Requirement: Go through the data below. List every line that holds the word "where".

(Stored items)

****************************************

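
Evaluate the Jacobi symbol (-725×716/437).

1

By multiplicativity, (-725·716/437) = (-725/437)·(716/437).
First factor (-725/437):
(-725/437)
  = (149/437)    [-725 ≡ 149 mod 437]
  = (437/149)    [QR: 149 ≡ 1 mod 4, sign kept]
  = (139/149)    [437 ≡ 139 mod 149]
  = (149/139)    [QR: 149 ≡ 1 mod 4, sign kept]
  = (10/139)    [149 ≡ 10 mod 139]
  = -(5/139)    [139 ≡ 3 mod 8 ⇒ (2/139) = -1]
  = -(139/5)    [QR: 5 ≡ 1 mod 4, sign kept]
  = -(4/5)    [139 ≡ 4 mod 5]
  = -(1/5)    [5 ≡ 5 mod 8 ⇒ (2/5)^2 = +1]
  = -1    [(1/5) = 1]
Second factor (716/437):
(716/437)
  = (279/437)    [716 ≡ 279 mod 437]
  = (437/279)    [QR: 437 ≡ 1 mod 4, sign kept]
  = (158/279)    [437 ≡ 158 mod 279]
  = (79/279)    [279 ≡ 7 mod 8 ⇒ (2/279) = +1]
  = -(279/79)    [QR: both ≡ 3 mod 4, sign flips]
  = -(42/79)    [279 ≡ 42 mod 79]
  = -(21/79)    [79 ≡ 7 mod 8 ⇒ (2/79) = +1]
  = -(79/21)    [QR: 21 ≡ 1 mod 4, sign kept]
  = -(16/21)    [79 ≡ 16 mod 21]
  = -(1/21)    [21 ≡ 5 mod 8 ⇒ (2/21)^4 = +1]
  = -1    [(1/21) = 1]
Product: (-1)·(-1) = 1.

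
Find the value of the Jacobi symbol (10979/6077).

1

(10979/6077)
  = (4902/6077)    [10979 ≡ 4902 mod 6077]
  = -(2451/6077)    [6077 ≡ 5 mod 8 ⇒ (2/6077) = -1]
  = -(6077/2451)    [QR: 6077 ≡ 1 mod 4, sign kept]
  = -(1175/2451)    [6077 ≡ 1175 mod 2451]
  = (2451/1175)    [QR: both ≡ 3 mod 4, sign flips]
  = (101/1175)    [2451 ≡ 101 mod 1175]
  = (1175/101)    [QR: 101 ≡ 1 mod 4, sign kept]
  = (64/101)    [1175 ≡ 64 mod 101]
  = (1/101)    [101 ≡ 5 mod 8 ⇒ (2/101)^6 = +1]
  = 1    [(1/101) = 1]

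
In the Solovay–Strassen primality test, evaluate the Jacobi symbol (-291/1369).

1

Reduce the numerator: -291 ≡ 1078 (mod 1369), so (-291/1369) = (1078/1369).
Factor out 2: 1078 = 2·539. Since 1369 ≡ 1 (mod 8), (2/1369) = +1. Now have (539/1369).
1369 ≡ 1 (mod 4), so quadratic reciprocity gives (539/1369) = (1369/539). Reduce: 1369 ≡ 291 (mod 539). Now have (291/539).
Both 291 ≡ 3 and 539 ≡ 3 (mod 4), so reciprocity gives (291/539) = -(539/291). Reduce: 539 ≡ 248 (mod 291). Now have -(248/291).
Factor out 2: 248 = 2^3·31. Since 291 ≡ 3 (mod 8), (2/291) = -1, and (2/291)^3 = -1. Now have (31/291).
Both 31 ≡ 3 and 291 ≡ 3 (mod 4), so reciprocity gives (31/291) = -(291/31). Reduce: 291 ≡ 12 (mod 31). Now have -(12/31).
Factor out 2: 12 = 2^2·3. Since 31 ≡ 7 (mod 8), (2/31) = +1, and (2/31)^2 = +1. Now have -(3/31).
Both 3 ≡ 3 and 31 ≡ 3 (mod 4), so reciprocity gives (3/31) = -(31/3). Reduce: 31 ≡ 1 (mod 3). Now have (1/3).
(1/3) = 1. Collecting the sign factors: 1.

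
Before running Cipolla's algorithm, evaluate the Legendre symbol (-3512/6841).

Pull out -1: (-3512/6841) = (-1/6841)·(3512/6841). Since 6841 ≡ 1 (mod 4), (-1/6841) = +1. Now have (3512/6841).
Factor out 2: 3512 = 2^3·439. Since 6841 ≡ 1 (mod 8), (2/6841) = +1, and (2/6841)^3 = +1. Now have (439/6841).
6841 ≡ 1 (mod 4), so quadratic reciprocity gives (439/6841) = (6841/439). Reduce: 6841 ≡ 256 (mod 439). Now have (256/439).
Factor out 2: 256 = 2^8. Since 439 ≡ 7 (mod 8), (2/439) = +1, and (2/439)^8 = +1. Now have (1/439).
(1/439) = 1. Collecting the sign factors: 1.

1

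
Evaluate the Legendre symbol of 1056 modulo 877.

Reduce the numerator: 1056 ≡ 179 (mod 877), so (1056/877) = (179/877).
877 ≡ 1 (mod 4), so quadratic reciprocity gives (179/877) = (877/179). Reduce: 877 ≡ 161 (mod 179). Now have (161/179).
161 ≡ 1 (mod 4), so quadratic reciprocity gives (161/179) = (179/161). Reduce: 179 ≡ 18 (mod 161). Now have (18/161).
Factor out 2: 18 = 2·9. Since 161 ≡ 1 (mod 8), (2/161) = +1. Now have (9/161).
9 ≡ 1 (mod 4), so quadratic reciprocity gives (9/161) = (161/9). Reduce: 161 ≡ 8 (mod 9). Now have (8/9).
Factor out 2: 8 = 2^3. Since 9 ≡ 1 (mod 8), (2/9) = +1, and (2/9)^3 = +1. Now have (1/9).
(1/9) = 1. Collecting the sign factors: 1.

1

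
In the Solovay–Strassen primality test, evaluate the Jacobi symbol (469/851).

1

(469/851)
  = (851/469)    [QR: 469 ≡ 1 mod 4, sign kept]
  = (382/469)    [851 ≡ 382 mod 469]
  = -(191/469)    [469 ≡ 5 mod 8 ⇒ (2/469) = -1]
  = -(469/191)    [QR: 469 ≡ 1 mod 4, sign kept]
  = -(87/191)    [469 ≡ 87 mod 191]
  = (191/87)    [QR: both ≡ 3 mod 4, sign flips]
  = (17/87)    [191 ≡ 17 mod 87]
  = (87/17)    [QR: 17 ≡ 1 mod 4, sign kept]
  = (2/17)    [87 ≡ 2 mod 17]
  = (1/17)    [17 ≡ 1 mod 8 ⇒ (2/17) = +1]
  = 1    [(1/17) = 1]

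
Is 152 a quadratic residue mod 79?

yes

(152|79)
  = (73|79)    [152 ≡ 73 mod 79]
  = (79|73)    [QR: 73 ≡ 1 mod 4, sign kept]
  = (6|73)    [79 ≡ 6 mod 73]
  = (3|73)    [73 ≡ 1 mod 8 ⇒ (2|73) = +1]
  = (73|3)    [QR: 73 ≡ 1 mod 4, sign kept]
  = (1|3)    [73 ≡ 1 mod 3]
  = 1    [(1|3) = 1]
The Legendre symbol is 1, so x^2 ≡ 152 (mod 79) has solution.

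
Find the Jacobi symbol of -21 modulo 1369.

1

Reduce the numerator: -21 ≡ 1348 (mod 1369), so (-21 / 1369) = (1348 / 1369).
Factor out 2: 1348 = 2^2·337. Since 1369 ≡ 1 (mod 8), (2 / 1369) = +1, and (2 / 1369)^2 = +1. Now have (337 / 1369).
337 ≡ 1 (mod 4), so quadratic reciprocity gives (337 / 1369) = (1369 / 337). Reduce: 1369 ≡ 21 (mod 337). Now have (21 / 337).
21 ≡ 1 (mod 4), so quadratic reciprocity gives (21 / 337) = (337 / 21). Reduce: 337 ≡ 1 (mod 21). Now have (1 / 21).
(1 / 21) = 1. Collecting the sign factors: 1.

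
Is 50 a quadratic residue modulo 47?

yes

Reduce the numerator: 50 ≡ 3 (mod 47), so (50/47) = (3/47).
Both 3 ≡ 3 and 47 ≡ 3 (mod 4), so reciprocity gives (3/47) = -(47/3). Reduce: 47 ≡ 2 (mod 3). Now have -(2/3).
Factor out 2: 2 = 2. Since 3 ≡ 3 (mod 8), (2/3) = -1. Now have (1/3).
(1/3) = 1. Collecting the sign factors: 1.
The Legendre symbol is 1, so x^2 ≡ 50 (mod 47) has solution.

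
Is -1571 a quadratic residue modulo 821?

(-1571/821)
  = (1571/821)    [821 ≡ 1 mod 4 ⇒ (-1/821) = +1]
  = (750/821)    [1571 ≡ 750 mod 821]
  = -(375/821)    [821 ≡ 5 mod 8 ⇒ (2/821) = -1]
  = -(821/375)    [QR: 821 ≡ 1 mod 4, sign kept]
  = -(71/375)    [821 ≡ 71 mod 375]
  = (375/71)    [QR: both ≡ 3 mod 4, sign flips]
  = (20/71)    [375 ≡ 20 mod 71]
  = (5/71)    [71 ≡ 7 mod 8 ⇒ (2/71)^2 = +1]
  = (71/5)    [QR: 5 ≡ 1 mod 4, sign kept]
  = (1/5)    [71 ≡ 1 mod 5]
  = 1    [(1/5) = 1]
(-1571/821) = 1, and 821 is prime, so -1571 is a quadratic residue mod 821.

yes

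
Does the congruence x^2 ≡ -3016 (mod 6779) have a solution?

no

Reduce the numerator: -3016 ≡ 3763 (mod 6779), so (-3016|6779) = (3763|6779).
Both 3763 ≡ 3 and 6779 ≡ 3 (mod 4), so reciprocity gives (3763|6779) = -(6779|3763). Reduce: 6779 ≡ 3016 (mod 3763). Now have -(3016|3763).
Factor out 2: 3016 = 2^3·377. Since 3763 ≡ 3 (mod 8), (2|3763) = -1, and (2|3763)^3 = -1. Now have (377|3763).
377 ≡ 1 (mod 4), so quadratic reciprocity gives (377|3763) = (3763|377). Reduce: 3763 ≡ 370 (mod 377). Now have (370|377).
Factor out 2: 370 = 2·185. Since 377 ≡ 1 (mod 8), (2|377) = +1. Now have (185|377).
185 ≡ 1 (mod 4), so quadratic reciprocity gives (185|377) = (377|185). Reduce: 377 ≡ 7 (mod 185). Now have (7|185).
185 ≡ 1 (mod 4), so quadratic reciprocity gives (7|185) = (185|7). Reduce: 185 ≡ 3 (mod 7). Now have (3|7).
Both 3 ≡ 3 and 7 ≡ 3 (mod 4), so reciprocity gives (3|7) = -(7|3). Reduce: 7 ≡ 1 (mod 3). Now have -(1|3).
(1|3) = 1. Collecting the sign factors: -1.
(-3016|6779) = -1, and 6779 is prime, so -3016 is not a quadratic residue mod 6779.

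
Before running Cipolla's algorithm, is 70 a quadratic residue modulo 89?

Factor out 2: 70 = 2·35. Since 89 ≡ 1 (mod 8), (2|89) = +1. Now have (35|89).
89 ≡ 1 (mod 4), so quadratic reciprocity gives (35|89) = (89|35). Reduce: 89 ≡ 19 (mod 35). Now have (19|35).
Both 19 ≡ 3 and 35 ≡ 3 (mod 4), so reciprocity gives (19|35) = -(35|19). Reduce: 35 ≡ 16 (mod 19). Now have -(16|19).
Factor out 2: 16 = 2^4. Since 19 ≡ 3 (mod 8), (2|19) = -1, and (2|19)^4 = +1. Now have -(1|19).
(1|19) = 1. Collecting the sign factors: -1.
The Legendre symbol is -1, so x^2 ≡ 70 (mod 89) has no solution.

no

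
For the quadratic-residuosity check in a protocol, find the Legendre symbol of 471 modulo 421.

-1

Reduce the numerator: 471 ≡ 50 (mod 421), so (471/421) = (50/421).
Factor out 2: 50 = 2·25. Since 421 ≡ 5 (mod 8), (2/421) = -1. Now have -(25/421).
25 ≡ 1 (mod 4), so quadratic reciprocity gives (25/421) = (421/25). Reduce: 421 ≡ 21 (mod 25). Now have -(21/25).
21 ≡ 1 (mod 4), so quadratic reciprocity gives (21/25) = (25/21). Reduce: 25 ≡ 4 (mod 21). Now have -(4/21).
Factor out 2: 4 = 2^2. Since 21 ≡ 5 (mod 8), (2/21) = -1, and (2/21)^2 = +1. Now have -(1/21).
(1/21) = 1. Collecting the sign factors: -1.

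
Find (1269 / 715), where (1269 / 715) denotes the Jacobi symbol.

-1

(1269 / 715)
  = (554 / 715)    [1269 ≡ 554 mod 715]
  = -(277 / 715)    [715 ≡ 3 mod 8 ⇒ (2 / 715) = -1]
  = -(715 / 277)    [QR: 277 ≡ 1 mod 4, sign kept]
  = -(161 / 277)    [715 ≡ 161 mod 277]
  = -(277 / 161)    [QR: 161 ≡ 1 mod 4, sign kept]
  = -(116 / 161)    [277 ≡ 116 mod 161]
  = -(29 / 161)    [161 ≡ 1 mod 8 ⇒ (2 / 161)^2 = +1]
  = -(161 / 29)    [QR: 29 ≡ 1 mod 4, sign kept]
  = -(16 / 29)    [161 ≡ 16 mod 29]
  = -(1 / 29)    [29 ≡ 5 mod 8 ⇒ (2 / 29)^4 = +1]
  = -1    [(1 / 29) = 1]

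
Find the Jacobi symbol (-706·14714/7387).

1

By multiplicativity, (-706·14714/7387) = (-706/7387)·(14714/7387).
First factor (-706/7387):
(-706/7387)
  = -(706/7387)    [7387 ≡ 3 mod 4 ⇒ (-1/7387) = -1]
  = (353/7387)    [7387 ≡ 3 mod 8 ⇒ (2/7387) = -1]
  = (7387/353)    [QR: 353 ≡ 1 mod 4, sign kept]
  = (327/353)    [7387 ≡ 327 mod 353]
  = (353/327)    [QR: 353 ≡ 1 mod 4, sign kept]
  = (26/327)    [353 ≡ 26 mod 327]
  = (13/327)    [327 ≡ 7 mod 8 ⇒ (2/327) = +1]
  = (327/13)    [QR: 13 ≡ 1 mod 4, sign kept]
  = (2/13)    [327 ≡ 2 mod 13]
  = -(1/13)    [13 ≡ 5 mod 8 ⇒ (2/13) = -1]
  = -1    [(1/13) = 1]
Second factor (14714/7387):
(14714/7387)
  = (7327/7387)    [14714 ≡ 7327 mod 7387]
  = -(7387/7327)    [QR: both ≡ 3 mod 4, sign flips]
  = -(60/7327)    [7387 ≡ 60 mod 7327]
  = -(15/7327)    [7327 ≡ 7 mod 8 ⇒ (2/7327)^2 = +1]
  = (7327/15)    [QR: both ≡ 3 mod 4, sign flips]
  = (7/15)    [7327 ≡ 7 mod 15]
  = -(15/7)    [QR: both ≡ 3 mod 4, sign flips]
  = -(1/7)    [15 ≡ 1 mod 7]
  = -1    [(1/7) = 1]
Product: (-1)·(-1) = 1.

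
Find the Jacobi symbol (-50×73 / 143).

-1

By multiplicativity, (-50·73 / 143) = (-50 / 143)·(73 / 143).
First factor (-50 / 143):
(-50 / 143)
  = (93 / 143)    [-50 ≡ 93 mod 143]
  = (143 / 93)    [QR: 93 ≡ 1 mod 4, sign kept]
  = (50 / 93)    [143 ≡ 50 mod 93]
  = -(25 / 93)    [93 ≡ 5 mod 8 ⇒ (2 / 93) = -1]
  = -(93 / 25)    [QR: 25 ≡ 1 mod 4, sign kept]
  = -(18 / 25)    [93 ≡ 18 mod 25]
  = -(9 / 25)    [25 ≡ 1 mod 8 ⇒ (2 / 25) = +1]
  = -(25 / 9)    [QR: 9 ≡ 1 mod 4, sign kept]
  = -(7 / 9)    [25 ≡ 7 mod 9]
  = -(9 / 7)    [QR: 9 ≡ 1 mod 4, sign kept]
  = -(2 / 7)    [9 ≡ 2 mod 7]
  = -(1 / 7)    [7 ≡ 7 mod 8 ⇒ (2 / 7) = +1]
  = -1    [(1 / 7) = 1]
Second factor (73 / 143):
(73 / 143)
  = (143 / 73)    [QR: 73 ≡ 1 mod 4, sign kept]
  = (70 / 73)    [143 ≡ 70 mod 73]
  = (35 / 73)    [73 ≡ 1 mod 8 ⇒ (2 / 73) = +1]
  = (73 / 35)    [QR: 73 ≡ 1 mod 4, sign kept]
  = (3 / 35)    [73 ≡ 3 mod 35]
  = -(35 / 3)    [QR: both ≡ 3 mod 4, sign flips]
  = -(2 / 3)    [35 ≡ 2 mod 3]
  = (1 / 3)    [3 ≡ 3 mod 8 ⇒ (2 / 3) = -1]
  = 1    [(1 / 3) = 1]
Product: (-1)·(1) = -1.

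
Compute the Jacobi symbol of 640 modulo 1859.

-1

(640/1859)
  = -(5/1859)    [1859 ≡ 3 mod 8 ⇒ (2/1859)^7 = -1]
  = -(1859/5)    [QR: 5 ≡ 1 mod 4, sign kept]
  = -(4/5)    [1859 ≡ 4 mod 5]
  = -(1/5)    [5 ≡ 5 mod 8 ⇒ (2/5)^2 = +1]
  = -1    [(1/5) = 1]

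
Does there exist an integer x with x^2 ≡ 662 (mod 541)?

(662|541)
  = (121|541)    [662 ≡ 121 mod 541]
  = (541|121)    [QR: 121 ≡ 1 mod 4, sign kept]
  = (57|121)    [541 ≡ 57 mod 121]
  = (121|57)    [QR: 57 ≡ 1 mod 4, sign kept]
  = (7|57)    [121 ≡ 7 mod 57]
  = (57|7)    [QR: 57 ≡ 1 mod 4, sign kept]
  = (1|7)    [57 ≡ 1 mod 7]
  = 1    [(1|7) = 1]
(662|541) = 1, and 541 is prime, so 662 is a quadratic residue mod 541.

yes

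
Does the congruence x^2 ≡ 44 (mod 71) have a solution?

no

Factor out 2: 44 = 2^2·11. Since 71 ≡ 7 (mod 8), (2|71) = +1, and (2|71)^2 = +1. Now have (11|71).
Both 11 ≡ 3 and 71 ≡ 3 (mod 4), so reciprocity gives (11|71) = -(71|11). Reduce: 71 ≡ 5 (mod 11). Now have -(5|11).
5 ≡ 1 (mod 4), so quadratic reciprocity gives (5|11) = (11|5). Reduce: 11 ≡ 1 (mod 5). Now have -(1|5).
(1|5) = 1. Collecting the sign factors: -1.
(44|71) = -1, and 71 is prime, so 44 is not a quadratic residue mod 71.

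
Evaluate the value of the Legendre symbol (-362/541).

1

(-362/541)
  = (362/541)    [541 ≡ 1 mod 4 ⇒ (-1/541) = +1]
  = -(181/541)    [541 ≡ 5 mod 8 ⇒ (2/541) = -1]
  = -(541/181)    [QR: 181 ≡ 1 mod 4, sign kept]
  = -(179/181)    [541 ≡ 179 mod 181]
  = -(181/179)    [QR: 181 ≡ 1 mod 4, sign kept]
  = -(2/179)    [181 ≡ 2 mod 179]
  = (1/179)    [179 ≡ 3 mod 8 ⇒ (2/179) = -1]
  = 1    [(1/179) = 1]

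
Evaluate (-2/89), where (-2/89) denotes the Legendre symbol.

(-2/89)
  = (2/89)    [89 ≡ 1 mod 4 ⇒ (-1/89) = +1]
  = (1/89)    [89 ≡ 1 mod 8 ⇒ (2/89) = +1]
  = 1    [(1/89) = 1]

1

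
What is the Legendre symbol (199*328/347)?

By multiplicativity, (199·328/347) = (199/347)·(328/347).
First factor (199/347):
(199/347)
  = -(347/199)    [QR: both ≡ 3 mod 4, sign flips]
  = -(148/199)    [347 ≡ 148 mod 199]
  = -(37/199)    [199 ≡ 7 mod 8 ⇒ (2/199)^2 = +1]
  = -(199/37)    [QR: 37 ≡ 1 mod 4, sign kept]
  = -(14/37)    [199 ≡ 14 mod 37]
  = (7/37)    [37 ≡ 5 mod 8 ⇒ (2/37) = -1]
  = (37/7)    [QR: 37 ≡ 1 mod 4, sign kept]
  = (2/7)    [37 ≡ 2 mod 7]
  = (1/7)    [7 ≡ 7 mod 8 ⇒ (2/7) = +1]
  = 1    [(1/7) = 1]
Second factor (328/347):
(328/347)
  = -(41/347)    [347 ≡ 3 mod 8 ⇒ (2/347)^3 = -1]
  = -(347/41)    [QR: 41 ≡ 1 mod 4, sign kept]
  = -(19/41)    [347 ≡ 19 mod 41]
  = -(41/19)    [QR: 41 ≡ 1 mod 4, sign kept]
  = -(3/19)    [41 ≡ 3 mod 19]
  = (19/3)    [QR: both ≡ 3 mod 4, sign flips]
  = (1/3)    [19 ≡ 1 mod 3]
  = 1    [(1/3) = 1]
Product: (1)·(1) = 1.

1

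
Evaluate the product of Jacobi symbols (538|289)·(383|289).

By multiplicativity, (538·383|289) = (538|289)·(383|289).
First factor (538|289):
(538|289)
  = (249|289)    [538 ≡ 249 mod 289]
  = (289|249)    [QR: 249 ≡ 1 mod 4, sign kept]
  = (40|249)    [289 ≡ 40 mod 249]
  = (5|249)    [249 ≡ 1 mod 8 ⇒ (2|249)^3 = +1]
  = (249|5)    [QR: 5 ≡ 1 mod 4, sign kept]
  = (4|5)    [249 ≡ 4 mod 5]
  = (1|5)    [5 ≡ 5 mod 8 ⇒ (2|5)^2 = +1]
  = 1    [(1|5) = 1]
Second factor (383|289):
(383|289)
  = (94|289)    [383 ≡ 94 mod 289]
  = (47|289)    [289 ≡ 1 mod 8 ⇒ (2|289) = +1]
  = (289|47)    [QR: 289 ≡ 1 mod 4, sign kept]
  = (7|47)    [289 ≡ 7 mod 47]
  = -(47|7)    [QR: both ≡ 3 mod 4, sign flips]
  = -(5|7)    [47 ≡ 5 mod 7]
  = -(7|5)    [QR: 5 ≡ 1 mod 4, sign kept]
  = -(2|5)    [7 ≡ 2 mod 5]
  = (1|5)    [5 ≡ 5 mod 8 ⇒ (2|5) = -1]
  = 1    [(1|5) = 1]
Product: (1)·(1) = 1.

1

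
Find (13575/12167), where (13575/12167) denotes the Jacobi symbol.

-1

Reduce the numerator: 13575 ≡ 1408 (mod 12167), so (13575/12167) = (1408/12167).
Factor out 2: 1408 = 2^7·11. Since 12167 ≡ 7 (mod 8), (2/12167) = +1, and (2/12167)^7 = +1. Now have (11/12167).
Both 11 ≡ 3 and 12167 ≡ 3 (mod 4), so reciprocity gives (11/12167) = -(12167/11). Reduce: 12167 ≡ 1 (mod 11). Now have -(1/11).
(1/11) = 1. Collecting the sign factors: -1.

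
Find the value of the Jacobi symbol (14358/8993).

-1

Reduce the numerator: 14358 ≡ 5365 (mod 8993), so (14358/8993) = (5365/8993).
5365 ≡ 1 (mod 4), so quadratic reciprocity gives (5365/8993) = (8993/5365). Reduce: 8993 ≡ 3628 (mod 5365). Now have (3628/5365).
Factor out 2: 3628 = 2^2·907. Since 5365 ≡ 5 (mod 8), (2/5365) = -1, and (2/5365)^2 = +1. Now have (907/5365).
5365 ≡ 1 (mod 4), so quadratic reciprocity gives (907/5365) = (5365/907). Reduce: 5365 ≡ 830 (mod 907). Now have (830/907).
Factor out 2: 830 = 2·415. Since 907 ≡ 3 (mod 8), (2/907) = -1. Now have -(415/907).
Both 415 ≡ 3 and 907 ≡ 3 (mod 4), so reciprocity gives (415/907) = -(907/415). Reduce: 907 ≡ 77 (mod 415). Now have (77/415).
77 ≡ 1 (mod 4), so quadratic reciprocity gives (77/415) = (415/77). Reduce: 415 ≡ 30 (mod 77). Now have (30/77).
Factor out 2: 30 = 2·15. Since 77 ≡ 5 (mod 8), (2/77) = -1. Now have -(15/77).
77 ≡ 1 (mod 4), so quadratic reciprocity gives (15/77) = (77/15). Reduce: 77 ≡ 2 (mod 15). Now have -(2/15).
Factor out 2: 2 = 2. Since 15 ≡ 7 (mod 8), (2/15) = +1. Now have -(1/15).
(1/15) = 1. Collecting the sign factors: -1.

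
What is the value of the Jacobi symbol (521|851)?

-1

521 ≡ 1 (mod 4), so quadratic reciprocity gives (521|851) = (851|521). Reduce: 851 ≡ 330 (mod 521). Now have (330|521).
Factor out 2: 330 = 2·165. Since 521 ≡ 1 (mod 8), (2|521) = +1. Now have (165|521).
165 ≡ 1 (mod 4), so quadratic reciprocity gives (165|521) = (521|165). Reduce: 521 ≡ 26 (mod 165). Now have (26|165).
Factor out 2: 26 = 2·13. Since 165 ≡ 5 (mod 8), (2|165) = -1. Now have -(13|165).
13 ≡ 1 (mod 4), so quadratic reciprocity gives (13|165) = (165|13). Reduce: 165 ≡ 9 (mod 13). Now have -(9|13).
9 ≡ 1 (mod 4), so quadratic reciprocity gives (9|13) = (13|9). Reduce: 13 ≡ 4 (mod 9). Now have -(4|9).
Factor out 2: 4 = 2^2. Since 9 ≡ 1 (mod 8), (2|9) = +1, and (2|9)^2 = +1. Now have -(1|9).
(1|9) = 1. Collecting the sign factors: -1.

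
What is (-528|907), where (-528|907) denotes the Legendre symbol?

Pull out -1: (-528|907) = (-1|907)·(528|907). Since 907 ≡ 3 (mod 4), (-1|907) = -1. Now have -(528|907).
Factor out 2: 528 = 2^4·33. Since 907 ≡ 3 (mod 8), (2|907) = -1, and (2|907)^4 = +1. Now have -(33|907).
33 ≡ 1 (mod 4), so quadratic reciprocity gives (33|907) = (907|33). Reduce: 907 ≡ 16 (mod 33). Now have -(16|33).
Factor out 2: 16 = 2^4. Since 33 ≡ 1 (mod 8), (2|33) = +1, and (2|33)^4 = +1. Now have -(1|33).
(1|33) = 1. Collecting the sign factors: -1.

-1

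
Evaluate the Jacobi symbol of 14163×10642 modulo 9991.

By multiplicativity, (14163·10642 / 9991) = (14163 / 9991)·(10642 / 9991).
First factor (14163 / 9991):
(14163 / 9991)
  = (4172 / 9991)    [14163 ≡ 4172 mod 9991]
  = (1043 / 9991)    [9991 ≡ 7 mod 8 ⇒ (2 / 9991)^2 = +1]
  = -(9991 / 1043)    [QR: both ≡ 3 mod 4, sign flips]
  = -(604 / 1043)    [9991 ≡ 604 mod 1043]
  = -(151 / 1043)    [1043 ≡ 3 mod 8 ⇒ (2 / 1043)^2 = +1]
  = (1043 / 151)    [QR: both ≡ 3 mod 4, sign flips]
  = (137 / 151)    [1043 ≡ 137 mod 151]
  = (151 / 137)    [QR: 137 ≡ 1 mod 4, sign kept]
  = (14 / 137)    [151 ≡ 14 mod 137]
  = (7 / 137)    [137 ≡ 1 mod 8 ⇒ (2 / 137) = +1]
  = (137 / 7)    [QR: 137 ≡ 1 mod 4, sign kept]
  = (4 / 7)    [137 ≡ 4 mod 7]
  = (1 / 7)    [7 ≡ 7 mod 8 ⇒ (2 / 7)^2 = +1]
  = 1    [(1 / 7) = 1]
Second factor (10642 / 9991):
(10642 / 9991)
  = (651 / 9991)    [10642 ≡ 651 mod 9991]
  = -(9991 / 651)    [QR: both ≡ 3 mod 4, sign flips]
  = -(226 / 651)    [9991 ≡ 226 mod 651]
  = (113 / 651)    [651 ≡ 3 mod 8 ⇒ (2 / 651) = -1]
  = (651 / 113)    [QR: 113 ≡ 1 mod 4, sign kept]
  = (86 / 113)    [651 ≡ 86 mod 113]
  = (43 / 113)    [113 ≡ 1 mod 8 ⇒ (2 / 113) = +1]
  = (113 / 43)    [QR: 113 ≡ 1 mod 4, sign kept]
  = (27 / 43)    [113 ≡ 27 mod 43]
  = -(43 / 27)    [QR: both ≡ 3 mod 4, sign flips]
  = -(16 / 27)    [43 ≡ 16 mod 27]
  = -(1 / 27)    [27 ≡ 3 mod 8 ⇒ (2 / 27)^4 = +1]
  = -1    [(1 / 27) = 1]
Product: (1)·(-1) = -1.

-1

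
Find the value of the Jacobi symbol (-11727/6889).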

****************************************

Answer to this exercise:
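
Find (1269 / 715), where (1269 / 715) denotes the Jacobi symbol.
Evaluate (-2/89), where (-2/89) denotes the Legendre symbol.
Find (13575/12167), where (13575/12167) denotes the Jacobi symbol.
What is (-528|907), where (-528|907) denotes the Legendre symbol?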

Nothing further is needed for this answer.